→ Exercise requirements: Please read the records below and return each line holding the string "base".

→ Collected data entries:
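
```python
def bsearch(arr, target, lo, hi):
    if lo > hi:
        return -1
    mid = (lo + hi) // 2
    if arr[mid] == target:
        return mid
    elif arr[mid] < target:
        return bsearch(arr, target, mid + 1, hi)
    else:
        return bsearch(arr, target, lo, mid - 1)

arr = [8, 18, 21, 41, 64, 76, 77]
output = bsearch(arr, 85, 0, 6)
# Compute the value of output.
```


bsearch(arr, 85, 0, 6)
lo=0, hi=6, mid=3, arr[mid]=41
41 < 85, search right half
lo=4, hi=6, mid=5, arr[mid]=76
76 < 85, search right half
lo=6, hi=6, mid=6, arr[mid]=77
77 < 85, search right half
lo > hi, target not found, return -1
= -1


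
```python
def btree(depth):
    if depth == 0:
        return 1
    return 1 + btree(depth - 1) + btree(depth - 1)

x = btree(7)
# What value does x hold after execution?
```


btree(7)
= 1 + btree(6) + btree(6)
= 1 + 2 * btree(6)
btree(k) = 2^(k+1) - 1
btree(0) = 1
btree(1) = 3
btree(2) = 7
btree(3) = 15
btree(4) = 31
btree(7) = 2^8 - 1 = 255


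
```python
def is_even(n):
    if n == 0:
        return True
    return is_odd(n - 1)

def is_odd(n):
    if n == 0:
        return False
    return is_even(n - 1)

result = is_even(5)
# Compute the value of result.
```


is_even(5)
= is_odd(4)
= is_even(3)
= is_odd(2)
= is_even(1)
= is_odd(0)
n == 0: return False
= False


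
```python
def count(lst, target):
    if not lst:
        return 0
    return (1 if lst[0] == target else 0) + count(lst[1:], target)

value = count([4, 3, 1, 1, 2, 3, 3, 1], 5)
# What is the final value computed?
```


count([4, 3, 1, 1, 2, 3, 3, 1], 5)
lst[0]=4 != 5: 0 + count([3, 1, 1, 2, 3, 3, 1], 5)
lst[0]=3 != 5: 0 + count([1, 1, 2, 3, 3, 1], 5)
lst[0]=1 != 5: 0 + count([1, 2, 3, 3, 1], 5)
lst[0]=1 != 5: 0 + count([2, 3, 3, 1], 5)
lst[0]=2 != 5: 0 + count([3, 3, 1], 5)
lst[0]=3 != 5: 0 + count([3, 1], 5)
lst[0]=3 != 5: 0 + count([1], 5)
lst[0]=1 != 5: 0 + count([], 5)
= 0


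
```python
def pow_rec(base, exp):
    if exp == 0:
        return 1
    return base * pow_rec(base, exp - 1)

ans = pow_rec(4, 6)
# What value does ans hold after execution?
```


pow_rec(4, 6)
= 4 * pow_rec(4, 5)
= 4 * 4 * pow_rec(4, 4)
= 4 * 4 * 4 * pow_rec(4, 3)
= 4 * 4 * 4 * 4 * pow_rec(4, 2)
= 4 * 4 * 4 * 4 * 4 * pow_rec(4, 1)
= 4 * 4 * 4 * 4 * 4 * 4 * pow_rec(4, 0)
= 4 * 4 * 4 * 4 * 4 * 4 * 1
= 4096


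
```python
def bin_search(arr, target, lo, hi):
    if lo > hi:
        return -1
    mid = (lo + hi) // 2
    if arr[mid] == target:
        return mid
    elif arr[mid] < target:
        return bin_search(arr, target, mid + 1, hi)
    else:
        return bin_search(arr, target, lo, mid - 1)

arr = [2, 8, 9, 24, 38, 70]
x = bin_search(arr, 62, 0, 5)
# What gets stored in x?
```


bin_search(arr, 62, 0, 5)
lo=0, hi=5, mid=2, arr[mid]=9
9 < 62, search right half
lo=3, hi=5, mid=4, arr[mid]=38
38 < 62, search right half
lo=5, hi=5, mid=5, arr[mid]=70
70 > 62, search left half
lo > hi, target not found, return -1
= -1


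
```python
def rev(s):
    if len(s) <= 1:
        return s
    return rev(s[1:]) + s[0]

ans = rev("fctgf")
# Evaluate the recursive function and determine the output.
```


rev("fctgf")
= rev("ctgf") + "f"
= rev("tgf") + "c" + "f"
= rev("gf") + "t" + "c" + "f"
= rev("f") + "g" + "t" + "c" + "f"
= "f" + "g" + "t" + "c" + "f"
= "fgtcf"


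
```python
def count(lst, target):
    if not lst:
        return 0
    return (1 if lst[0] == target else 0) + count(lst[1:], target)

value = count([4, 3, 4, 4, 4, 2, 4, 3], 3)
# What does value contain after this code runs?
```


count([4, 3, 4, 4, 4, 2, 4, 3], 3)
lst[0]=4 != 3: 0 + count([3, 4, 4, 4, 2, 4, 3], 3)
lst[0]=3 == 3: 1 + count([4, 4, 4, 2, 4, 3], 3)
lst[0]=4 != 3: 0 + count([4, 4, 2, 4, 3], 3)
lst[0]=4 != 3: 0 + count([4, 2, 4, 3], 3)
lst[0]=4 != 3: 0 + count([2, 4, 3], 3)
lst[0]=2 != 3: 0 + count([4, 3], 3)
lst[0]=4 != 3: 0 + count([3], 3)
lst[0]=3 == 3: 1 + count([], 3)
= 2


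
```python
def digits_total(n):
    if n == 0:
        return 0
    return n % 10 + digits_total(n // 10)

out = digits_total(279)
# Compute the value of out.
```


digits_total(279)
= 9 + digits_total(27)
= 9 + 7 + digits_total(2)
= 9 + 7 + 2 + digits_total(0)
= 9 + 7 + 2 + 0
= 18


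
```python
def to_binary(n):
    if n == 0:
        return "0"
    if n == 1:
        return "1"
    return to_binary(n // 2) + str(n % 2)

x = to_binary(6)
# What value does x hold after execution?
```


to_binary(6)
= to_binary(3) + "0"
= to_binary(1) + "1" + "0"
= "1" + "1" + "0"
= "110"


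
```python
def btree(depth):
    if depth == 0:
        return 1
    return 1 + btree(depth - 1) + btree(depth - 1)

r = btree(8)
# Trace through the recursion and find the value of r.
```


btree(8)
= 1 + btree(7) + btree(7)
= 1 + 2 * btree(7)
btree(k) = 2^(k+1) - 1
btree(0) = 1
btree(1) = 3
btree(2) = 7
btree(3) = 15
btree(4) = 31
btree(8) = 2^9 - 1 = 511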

→ Response for this exercise:
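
def pow_rec(base, exp):
    return base * pow_rec(base, exp - 1)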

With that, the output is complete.